• WHAT TO WORK ON: Repeat each record word for word. Leave nothing out.
*** Begin section ***
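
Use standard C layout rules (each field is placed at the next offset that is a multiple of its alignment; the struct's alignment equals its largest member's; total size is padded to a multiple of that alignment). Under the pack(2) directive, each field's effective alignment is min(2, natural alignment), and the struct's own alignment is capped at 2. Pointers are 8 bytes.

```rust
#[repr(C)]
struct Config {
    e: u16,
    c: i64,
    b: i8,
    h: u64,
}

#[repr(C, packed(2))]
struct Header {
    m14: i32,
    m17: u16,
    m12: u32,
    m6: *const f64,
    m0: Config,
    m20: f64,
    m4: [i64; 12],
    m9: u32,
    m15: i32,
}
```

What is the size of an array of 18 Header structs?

Config: 0..2  e  (2B, 2-aligned); 2..8  -- padding (6B); 8..16  c  (8B, 8-aligned); 16..17  b  (1B, 1-aligned); 17..24  -- padding (7B); 24..32  h  (8B, 8-aligned); sizeof = 32, alignof = 8
0..4  m14  (4B, 2-aligned)
4..6  m17  (2B, 2-aligned)
6..10  m12  (4B, 2-aligned)
10..18  m6  (8B, 2-aligned)
18..50  m0  (32B, 2-aligned)
50..58  m20  (8B, 2-aligned)
58..154  m4  (96B, 2-aligned)
154..158  m9  (4B, 2-aligned)
158..162  m15  (4B, 2-aligned)
sizeof = 162, alignof = 2
array of 18: 18 × 162 = 2916

2916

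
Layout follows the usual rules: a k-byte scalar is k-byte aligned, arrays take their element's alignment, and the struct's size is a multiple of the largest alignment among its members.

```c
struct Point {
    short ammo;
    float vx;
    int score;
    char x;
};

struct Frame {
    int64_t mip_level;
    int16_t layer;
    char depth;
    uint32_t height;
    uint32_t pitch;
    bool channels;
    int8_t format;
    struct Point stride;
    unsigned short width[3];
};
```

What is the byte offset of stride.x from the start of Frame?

36

Point: 0..2  ammo  (2B, 2-aligned); 2..4  -- padding (2B); 4..8  vx  (4B, 4-aligned); 8..12  score  (4B, 4-aligned); 12..13  x  (1B, 1-aligned); 13..16  -- tail padding (3B); sizeof = 16, alignof = 4
0..8  mip_level  (8B, 8-aligned)
8..10  layer  (2B, 2-aligned)
10..11  depth  (1B, 1-aligned)
11..12  -- padding (1B)
12..16  height  (4B, 4-aligned)
16..20  pitch  (4B, 4-aligned)
20..21  channels  (1B, 1-aligned)
21..22  format  (1B, 1-aligned)
22..24  -- padding (2B)
24..40  stride  (16B, 4-aligned)
within Point: x at 12
24 + 12 = 36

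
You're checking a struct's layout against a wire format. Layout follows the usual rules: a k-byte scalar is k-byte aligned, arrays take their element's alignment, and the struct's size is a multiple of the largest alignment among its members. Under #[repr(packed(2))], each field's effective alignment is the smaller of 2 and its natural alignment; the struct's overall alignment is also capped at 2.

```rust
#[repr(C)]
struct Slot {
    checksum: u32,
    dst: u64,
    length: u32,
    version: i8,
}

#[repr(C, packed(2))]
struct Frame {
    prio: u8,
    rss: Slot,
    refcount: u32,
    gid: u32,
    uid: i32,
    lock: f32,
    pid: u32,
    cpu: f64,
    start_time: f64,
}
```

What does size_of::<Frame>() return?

Slot: @0: checksum [4B, align 4] → 4; +4 pad (align 8); @8: dst [8B, align 8] → 16; @16: length [4B, align 4] → 20; @20: version [1B, align 1] → 21; +3 tail pad (align 8); size 24, align 8
@0: prio [1B, align 1] → 1
+1 pad (align 2)
@2: rss [24B, align 2] → 26
@26: refcount [4B, align 2] → 30
@30: gid [4B, align 2] → 34
@34: uid [4B, align 2] → 38
@38: lock [4B, align 2] → 42
@42: pid [4B, align 2] → 46
@46: cpu [8B, align 2] → 54
@54: start_time [8B, align 2] → 62
size 62, align 2

62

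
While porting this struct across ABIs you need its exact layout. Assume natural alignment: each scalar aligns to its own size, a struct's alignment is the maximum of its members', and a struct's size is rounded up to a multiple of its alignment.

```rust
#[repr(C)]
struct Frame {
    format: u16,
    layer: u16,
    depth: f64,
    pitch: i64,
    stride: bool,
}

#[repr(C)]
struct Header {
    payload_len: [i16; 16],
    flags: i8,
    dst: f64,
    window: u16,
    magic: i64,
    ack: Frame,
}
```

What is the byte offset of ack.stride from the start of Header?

Frame: 0..2  format  (2B, 2-aligned); 2..4  layer  (2B, 2-aligned); 4..8  -- padding (4B); 8..16  depth  (8B, 8-aligned); 16..24  pitch  (8B, 8-aligned); 24..25  stride  (1B, 1-aligned); 25..32  -- tail padding (7B); sizeof = 32, alignof = 8
0..32  payload_len  (32B, 2-aligned)
32..33  flags  (1B, 1-aligned)
33..40  -- padding (7B)
40..48  dst  (8B, 8-aligned)
48..50  window  (2B, 2-aligned)
50..56  -- padding (6B)
56..64  magic  (8B, 8-aligned)
64..96  ack  (32B, 8-aligned)
within Frame: stride at 24
64 + 24 = 88

88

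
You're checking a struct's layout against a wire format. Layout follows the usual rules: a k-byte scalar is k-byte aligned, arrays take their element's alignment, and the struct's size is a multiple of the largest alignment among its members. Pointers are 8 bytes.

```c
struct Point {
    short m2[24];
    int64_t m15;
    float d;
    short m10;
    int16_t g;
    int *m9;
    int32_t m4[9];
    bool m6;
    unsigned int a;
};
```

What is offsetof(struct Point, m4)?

m2 at 0 (size 48, align 2) → ends 48
m15 at 48 (size 8, align 8) → ends 56
d at 56 (size 4, align 4) → ends 60
m10 at 60 (size 2, align 2) → ends 62
g at 62 (size 2, align 2) → ends 64
m9 at 64 (size 8, align 8) → ends 72
m4 at 72 (size 36, align 4) → ends 108

72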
*** End section ***
• RESULT:
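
Use standard C layout rules (each field is placed at the next offset that is a multiple of its alignment; the struct's alignment equals its largest member's; total size is padded to a multiple of that alignment). Under the pack(2) directive, each field's effective alignment is min(2, natural alignment), and the struct's own alignment is capped at 2. Pointers are 8 bytes.

```rust
#[repr(C)]
struct Config {
    e: u16,
    c: i64,
    b: i8,
    h: u64,
}

#[repr(C, packed(2))]
struct Header {
    m14: i32,
    m17: u16,
    m12: u32,
    m6: *const f64,
    m0: Config,
    m20: f64,
    m4: [i64; 12],
    m9: u32,
    m15: i32,
}
```

What is the size of an array of 18 Header structs?

Config: 0..2  e  (2B, 2-aligned); 2..8  -- padding (6B); 8..16  c  (8B, 8-aligned); 16..17  b  (1B, 1-aligned); 17..24  -- padding (7B); 24..32  h  (8B, 8-aligned); sizeof = 32, alignof = 8
0..4  m14  (4B, 2-aligned)
4..6  m17  (2B, 2-aligned)
6..10  m12  (4B, 2-aligned)
10..18  m6  (8B, 2-aligned)
18..50  m0  (32B, 2-aligned)
50..58  m20  (8B, 2-aligned)
58..154  m4  (96B, 2-aligned)
154..158  m9  (4B, 2-aligned)
158..162  m15  (4B, 2-aligned)
sizeof = 162, alignof = 2
array of 18: 18 × 162 = 2916

2916

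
Layout follows the usual rules: a k-byte scalar is k-byte aligned, arrays take their element's alignment, and the struct's size is a multiple of the largest alignment among its members.

```c
struct Point {
    short ammo;
    float vx;
    int score;
    char x;
};

struct Frame {
    int64_t mip_level;
    int16_t layer;
    char depth;
    uint32_t height;
    uint32_t pitch;
    bool channels;
    int8_t format;
    struct Point stride;
    unsigned short width[3];
};
```

What is the byte offset of stride.x from the start of Frame?

36

Point: 0..2  ammo  (2B, 2-aligned); 2..4  -- padding (2B); 4..8  vx  (4B, 4-aligned); 8..12  score  (4B, 4-aligned); 12..13  x  (1B, 1-aligned); 13..16  -- tail padding (3B); sizeof = 16, alignof = 4
0..8  mip_level  (8B, 8-aligned)
8..10  layer  (2B, 2-aligned)
10..11  depth  (1B, 1-aligned)
11..12  -- padding (1B)
12..16  height  (4B, 4-aligned)
16..20  pitch  (4B, 4-aligned)
20..21  channels  (1B, 1-aligned)
21..22  format  (1B, 1-aligned)
22..24  -- padding (2B)
24..40  stride  (16B, 4-aligned)
within Point: x at 12
24 + 12 = 36

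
You're checking a struct's layout against a wire format. Layout follows the usual rules: a k-byte scalar is k-byte aligned, arrays take their element's alignment, and the struct's size is a multiple of the largest alignment among its members. Under #[repr(packed(2))], each field's effective alignment is the smaller of 2 and its natural alignment; the struct's overall alignment is also capped at 2.

```rust
#[repr(C)]
struct Slot {
    checksum: u32,
    dst: u64,
    length: u32,
    version: i8,
}

#[repr(C, packed(2))]
struct Frame {
    prio: u8,
    rss: Slot,
    refcount: u32,
    gid: u32,
    uid: i32,
    lock: f32,
    pid: u32,
    cpu: f64,
    start_time: f64,
}
```

What does size_of::<Frame>() return?

Slot: @0: checksum [4B, align 4] → 4; +4 pad (align 8); @8: dst [8B, align 8] → 16; @16: length [4B, align 4] → 20; @20: version [1B, align 1] → 21; +3 tail pad (align 8); size 24, align 8
@0: prio [1B, align 1] → 1
+1 pad (align 2)
@2: rss [24B, align 2] → 26
@26: refcount [4B, align 2] → 30
@30: gid [4B, align 2] → 34
@34: uid [4B, align 2] → 38
@38: lock [4B, align 2] → 42
@42: pid [4B, align 2] → 46
@46: cpu [8B, align 2] → 54
@54: start_time [8B, align 2] → 62
size 62, align 2

62

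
While porting this struct across ABIs you need its exact layout. Assume natural alignment: each scalar aligns to its own size, a struct's alignment is the maximum of its members', and a struct's size is rounded up to a multiple of its alignment.

```rust
#[repr(C)]
struct Frame {
    format: u16,
    layer: u16,
    depth: f64,
    pitch: i64,
    stride: bool,
}

#[repr(C)]
struct Header {
    payload_len: [i16; 16],
    flags: i8,
    dst: f64,
    window: u16,
    magic: i64,
    ack: Frame,
}
```

What is the byte offset of ack.stride from the start of Header?

Frame: 0..2  format  (2B, 2-aligned); 2..4  layer  (2B, 2-aligned); 4..8  -- padding (4B); 8..16  depth  (8B, 8-aligned); 16..24  pitch  (8B, 8-aligned); 24..25  stride  (1B, 1-aligned); 25..32  -- tail padding (7B); sizeof = 32, alignof = 8
0..32  payload_len  (32B, 2-aligned)
32..33  flags  (1B, 1-aligned)
33..40  -- padding (7B)
40..48  dst  (8B, 8-aligned)
48..50  window  (2B, 2-aligned)
50..56  -- padding (6B)
56..64  magic  (8B, 8-aligned)
64..96  ack  (32B, 8-aligned)
within Frame: stride at 24
64 + 24 = 88

88

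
You're checking a struct's layout against a wire format. Layout follows the usual rules: a k-byte scalar is k-byte aligned, arrays take their element's alignment, and the struct's size is a multiple of the largest alignment among its members. Pointers are 8 bytes.

```c
struct Point {
    short m2[24];
    int64_t m15;
    float d;
    short m10;
    int16_t g;
    int *m9;
    int32_t m4[9];
    bool m6;
    unsigned int a;
};
```

What is offsetof(struct Point, m4)?

m2 at 0 (size 48, align 2) → ends 48
m15 at 48 (size 8, align 8) → ends 56
d at 56 (size 4, align 4) → ends 60
m10 at 60 (size 2, align 2) → ends 62
g at 62 (size 2, align 2) → ends 64
m9 at 64 (size 8, align 8) → ends 72
m4 at 72 (size 36, align 4) → ends 108

72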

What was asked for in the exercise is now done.